#### [REQUIRED ACTION]
Print exactly those lines that run from the beginning of the data to the line bearing "L1: direct-mapped, 4", inclusive.
*** Opening of INPUT MATERIAL ***
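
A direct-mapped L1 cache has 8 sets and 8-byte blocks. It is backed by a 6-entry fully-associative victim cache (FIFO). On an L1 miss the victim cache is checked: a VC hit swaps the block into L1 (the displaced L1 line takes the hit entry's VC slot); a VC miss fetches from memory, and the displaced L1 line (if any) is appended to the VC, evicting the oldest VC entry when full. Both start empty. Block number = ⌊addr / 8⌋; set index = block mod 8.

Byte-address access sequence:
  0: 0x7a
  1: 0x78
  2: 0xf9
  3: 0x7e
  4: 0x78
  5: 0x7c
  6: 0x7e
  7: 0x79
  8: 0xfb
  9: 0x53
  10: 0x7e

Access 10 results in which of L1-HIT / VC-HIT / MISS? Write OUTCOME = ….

  [0] addr=0x7a blk=15 s=7: MISS | VC []
  [1] addr=0x78 blk=15 s=7: L1-HIT | VC []
  [2] addr=0xf9 blk=31 s=7: MISS | VC [15]
  [3] addr=0x7e blk=15 s=7: VC-HIT | VC [31]
  [4] addr=0x78 blk=15 s=7: L1-HIT | VC [31]
  [5] addr=0x7c blk=15 s=7: L1-HIT | VC [31]
  [6] addr=0x7e blk=15 s=7: L1-HIT | VC [31]
  [7] addr=0x79 blk=15 s=7: L1-HIT | VC [31]
  [8] addr=0xfb blk=31 s=7: VC-HIT | VC [15]
  [9] addr=0x53 blk=10 s=2: MISS | VC [15]
  [10] addr=0x7e blk=15 s=7: VC-HIT | VC [31]

OUTCOME = VC-HIT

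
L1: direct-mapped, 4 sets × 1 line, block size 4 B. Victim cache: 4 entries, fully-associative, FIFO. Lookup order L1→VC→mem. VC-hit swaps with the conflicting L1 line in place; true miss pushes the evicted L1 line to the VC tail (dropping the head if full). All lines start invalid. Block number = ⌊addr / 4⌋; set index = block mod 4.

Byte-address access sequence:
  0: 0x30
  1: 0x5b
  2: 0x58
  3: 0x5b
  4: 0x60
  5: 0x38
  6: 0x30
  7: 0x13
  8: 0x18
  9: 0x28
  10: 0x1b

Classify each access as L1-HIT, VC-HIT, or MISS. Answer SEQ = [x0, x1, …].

#0 0x30→b12/s0 MISS; vc=[]
#1 0x5b→b22/s2 MISS; vc=[]
#2 0x58→b22/s2 L1-HIT; vc=[]
#3 0x5b→b22/s2 L1-HIT; vc=[]
#4 0x60→b24/s0 MISS; vc=[12]
#5 0x38→b14/s2 MISS; vc=[12,22]
#6 0x30→b12/s0 VC-HIT; vc=[24,22]
#7 0x13→b4/s0 MISS; vc=[24,22,12]
#8 0x18→b6/s2 MISS; vc=[24,22,12,14]
#9 0x28→b10/s2 MISS; vc=[22,12,14,6]
#10 0x1b→b6/s2 VC-HIT; vc=[22,12,14,10]

SEQ = [MISS, MISS, L1-HIT, L1-HIT, MISS, MISS, VC-HIT, MISS, MISS, MISS, VC-HIT]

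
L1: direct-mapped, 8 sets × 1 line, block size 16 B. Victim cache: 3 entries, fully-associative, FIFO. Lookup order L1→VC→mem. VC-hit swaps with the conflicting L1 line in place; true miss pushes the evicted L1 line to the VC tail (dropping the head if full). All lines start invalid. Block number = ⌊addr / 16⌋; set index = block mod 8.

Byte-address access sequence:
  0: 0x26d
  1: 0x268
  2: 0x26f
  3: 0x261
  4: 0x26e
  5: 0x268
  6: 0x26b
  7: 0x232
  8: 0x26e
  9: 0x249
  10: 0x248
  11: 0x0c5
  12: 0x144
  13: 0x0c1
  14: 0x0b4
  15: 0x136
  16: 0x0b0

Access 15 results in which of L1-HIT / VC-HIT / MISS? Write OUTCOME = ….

0: 0x26d (blk 38, set 6) → MISS  vc=[]
1: 0x268 (blk 38, set 6) → L1-HIT  vc=[]
2: 0x26f (blk 38, set 6) → L1-HIT  vc=[]
3: 0x261 (blk 38, set 6) → L1-HIT  vc=[]
4: 0x26e (blk 38, set 6) → L1-HIT  vc=[]
5: 0x268 (blk 38, set 6) → L1-HIT  vc=[]
6: 0x26b (blk 38, set 6) → L1-HIT  vc=[]
7: 0x232 (blk 35, set 3) → MISS  vc=[]
8: 0x26e (blk 38, set 6) → L1-HIT  vc=[]
9: 0x249 (blk 36, set 4) → MISS  vc=[]
10: 0x248 (blk 36, set 4) → L1-HIT  vc=[]
11: 0xc5 (blk 12, set 4) → MISS  vc=[36]
12: 0x144 (blk 20, set 4) → MISS  vc=[36, 12]
13: 0xc1 (blk 12, set 4) → VC-HIT  vc=[36, 20]
14: 0xb4 (blk 11, set 3) → MISS  vc=[36, 20, 35]
15: 0x136 (blk 19, set 3) → MISS  vc=[20, 35, 11]
16: 0xb0 (blk 11, set 3) → VC-HIT  vc=[20, 35, 19]

OUTCOME = MISS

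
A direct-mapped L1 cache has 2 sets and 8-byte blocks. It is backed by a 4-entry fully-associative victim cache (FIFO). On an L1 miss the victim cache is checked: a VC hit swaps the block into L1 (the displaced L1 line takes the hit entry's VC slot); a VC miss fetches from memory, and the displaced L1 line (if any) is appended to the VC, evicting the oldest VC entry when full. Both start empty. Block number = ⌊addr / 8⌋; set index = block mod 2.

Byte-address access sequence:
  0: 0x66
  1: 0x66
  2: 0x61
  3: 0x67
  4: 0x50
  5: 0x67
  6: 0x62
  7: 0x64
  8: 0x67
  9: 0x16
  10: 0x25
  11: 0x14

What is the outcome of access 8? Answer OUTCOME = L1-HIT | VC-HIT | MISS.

OUTCOME = L1-HIT

  [0] addr=0x66 blk=12 s=0: MISS | VC []
  [1] addr=0x66 blk=12 s=0: L1-HIT | VC []
  [2] addr=0x61 blk=12 s=0: L1-HIT | VC []
  [3] addr=0x67 blk=12 s=0: L1-HIT | VC []
  [4] addr=0x50 blk=10 s=0: MISS | VC [12]
  [5] addr=0x67 blk=12 s=0: VC-HIT | VC [10]
  [6] addr=0x62 blk=12 s=0: L1-HIT | VC [10]
  [7] addr=0x64 blk=12 s=0: L1-HIT | VC [10]
  [8] addr=0x67 blk=12 s=0: L1-HIT | VC [10]
  [9] addr=0x16 blk=2 s=0: MISS | VC [10, 12]
  [10] addr=0x25 blk=4 s=0: MISS | VC [10, 12, 2]
  [11] addr=0x14 blk=2 s=0: VC-HIT | VC [10, 12, 4]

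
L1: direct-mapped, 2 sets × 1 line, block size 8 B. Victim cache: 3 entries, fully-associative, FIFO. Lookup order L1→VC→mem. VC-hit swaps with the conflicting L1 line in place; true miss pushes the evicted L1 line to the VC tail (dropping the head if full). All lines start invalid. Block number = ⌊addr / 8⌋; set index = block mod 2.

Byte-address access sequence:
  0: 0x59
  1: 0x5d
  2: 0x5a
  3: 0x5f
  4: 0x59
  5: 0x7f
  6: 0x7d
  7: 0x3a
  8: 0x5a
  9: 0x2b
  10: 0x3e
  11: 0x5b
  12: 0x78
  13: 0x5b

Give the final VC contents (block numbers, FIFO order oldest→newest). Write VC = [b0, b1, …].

VC = [5, 15, 7]

0: 0x59 (blk 11, set 1) → MISS  vc=[]
1: 0x5d (blk 11, set 1) → L1-HIT  vc=[]
2: 0x5a (blk 11, set 1) → L1-HIT  vc=[]
3: 0x5f (blk 11, set 1) → L1-HIT  vc=[]
4: 0x59 (blk 11, set 1) → L1-HIT  vc=[]
5: 0x7f (blk 15, set 1) → MISS  vc=[11]
6: 0x7d (blk 15, set 1) → L1-HIT  vc=[11]
7: 0x3a (blk 7, set 1) → MISS  vc=[11, 15]
8: 0x5a (blk 11, set 1) → VC-HIT  vc=[7, 15]
9: 0x2b (blk 5, set 1) → MISS  vc=[7, 15, 11]
10: 0x3e (blk 7, set 1) → VC-HIT  vc=[5, 15, 11]
11: 0x5b (blk 11, set 1) → VC-HIT  vc=[5, 15, 7]
12: 0x78 (blk 15, set 1) → VC-HIT  vc=[5, 11, 7]
13: 0x5b (blk 11, set 1) → VC-HIT  vc=[5, 15, 7]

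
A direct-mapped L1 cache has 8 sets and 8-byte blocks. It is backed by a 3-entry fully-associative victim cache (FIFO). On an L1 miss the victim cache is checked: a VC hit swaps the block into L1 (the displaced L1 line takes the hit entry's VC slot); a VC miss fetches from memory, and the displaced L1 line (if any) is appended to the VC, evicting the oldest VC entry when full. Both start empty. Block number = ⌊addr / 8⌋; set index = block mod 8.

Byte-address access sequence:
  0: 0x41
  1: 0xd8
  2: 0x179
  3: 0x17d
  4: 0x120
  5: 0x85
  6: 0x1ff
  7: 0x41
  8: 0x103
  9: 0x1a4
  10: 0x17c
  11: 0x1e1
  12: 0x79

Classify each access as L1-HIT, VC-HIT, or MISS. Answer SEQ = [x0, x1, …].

SEQ = [MISS, MISS, MISS, L1-HIT, MISS, MISS, MISS, VC-HIT, MISS, MISS, VC-HIT, MISS, MISS]

0: 0x41 (blk 8, set 0) → MISS  vc=[]
1: 0xd8 (blk 27, set 3) → MISS  vc=[]
2: 0x179 (blk 47, set 7) → MISS  vc=[]
3: 0x17d (blk 47, set 7) → L1-HIT  vc=[]
4: 0x120 (blk 36, set 4) → MISS  vc=[]
5: 0x85 (blk 16, set 0) → MISS  vc=[8]
6: 0x1ff (blk 63, set 7) → MISS  vc=[8, 47]
7: 0x41 (blk 8, set 0) → VC-HIT  vc=[16, 47]
8: 0x103 (blk 32, set 0) → MISS  vc=[16, 47, 8]
9: 0x1a4 (blk 52, set 4) → MISS  vc=[47, 8, 36]
10: 0x17c (blk 47, set 7) → VC-HIT  vc=[63, 8, 36]
11: 0x1e1 (blk 60, set 4) → MISS  vc=[8, 36, 52]
12: 0x79 (blk 15, set 7) → MISS  vc=[36, 52, 47]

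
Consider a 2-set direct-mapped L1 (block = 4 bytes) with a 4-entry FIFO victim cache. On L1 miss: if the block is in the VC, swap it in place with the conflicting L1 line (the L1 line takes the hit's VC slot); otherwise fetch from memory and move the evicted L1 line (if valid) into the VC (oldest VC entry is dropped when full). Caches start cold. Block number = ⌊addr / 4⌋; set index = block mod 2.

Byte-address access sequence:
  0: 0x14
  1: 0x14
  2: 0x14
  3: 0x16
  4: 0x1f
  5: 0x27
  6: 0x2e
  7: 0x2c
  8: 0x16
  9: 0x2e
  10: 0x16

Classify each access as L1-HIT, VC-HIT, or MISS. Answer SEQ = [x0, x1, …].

SEQ = [MISS, L1-HIT, L1-HIT, L1-HIT, MISS, MISS, MISS, L1-HIT, VC-HIT, VC-HIT, VC-HIT]

#0 0x14→b5/s1 MISS; vc=[]
#1 0x14→b5/s1 L1-HIT; vc=[]
#2 0x14→b5/s1 L1-HIT; vc=[]
#3 0x16→b5/s1 L1-HIT; vc=[]
#4 0x1f→b7/s1 MISS; vc=[5]
#5 0x27→b9/s1 MISS; vc=[5,7]
#6 0x2e→b11/s1 MISS; vc=[5,7,9]
#7 0x2c→b11/s1 L1-HIT; vc=[5,7,9]
#8 0x16→b5/s1 VC-HIT; vc=[11,7,9]
#9 0x2e→b11/s1 VC-HIT; vc=[5,7,9]
#10 0x16→b5/s1 VC-HIT; vc=[11,7,9]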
*** Close of INPUT MATERIAL ***
#### [EXERCISE OUTPUT]
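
A direct-mapped L1 cache has 8 sets and 8-byte blocks. It is backed by a 6-entry fully-associative victim cache (FIFO). On an L1 miss the victim cache is checked: a VC hit swaps the block into L1 (the displaced L1 line takes the hit entry's VC slot); a VC miss fetches from memory, and the displaced L1 line (if any) is appended to the VC, evicting the oldest VC entry when full. Both start empty. Block number = ⌊addr / 8⌋; set index = block mod 8.

Byte-address access sequence:
  0: 0x7a
  1: 0x78
  2: 0xf9
  3: 0x7e
  4: 0x78
  5: 0x7c
  6: 0x7e
  7: 0x79
  8: 0xfb
  9: 0x53
  10: 0x7e

Access 10 results in which of L1-HIT / VC-HIT / MISS? Write OUTCOME = ….

  [0] addr=0x7a blk=15 s=7: MISS | VC []
  [1] addr=0x78 blk=15 s=7: L1-HIT | VC []
  [2] addr=0xf9 blk=31 s=7: MISS | VC [15]
  [3] addr=0x7e blk=15 s=7: VC-HIT | VC [31]
  [4] addr=0x78 blk=15 s=7: L1-HIT | VC [31]
  [5] addr=0x7c blk=15 s=7: L1-HIT | VC [31]
  [6] addr=0x7e blk=15 s=7: L1-HIT | VC [31]
  [7] addr=0x79 blk=15 s=7: L1-HIT | VC [31]
  [8] addr=0xfb blk=31 s=7: VC-HIT | VC [15]
  [9] addr=0x53 blk=10 s=2: MISS | VC [15]
  [10] addr=0x7e blk=15 s=7: VC-HIT | VC [31]

OUTCOME = VC-HIT

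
L1: direct-mapped, 4 sets × 1 line, block size 4 B. Victim cache: 4 entries, fully-associative, FIFO. Lookup order L1→VC→mem. VC-hit swaps with the conflicting L1 line in place; true miss pushes the evicted L1 line to the VC tail (dropping the head if full). All lines start invalid. Block number = ⌊addr / 4⌋; set index = block mod 4.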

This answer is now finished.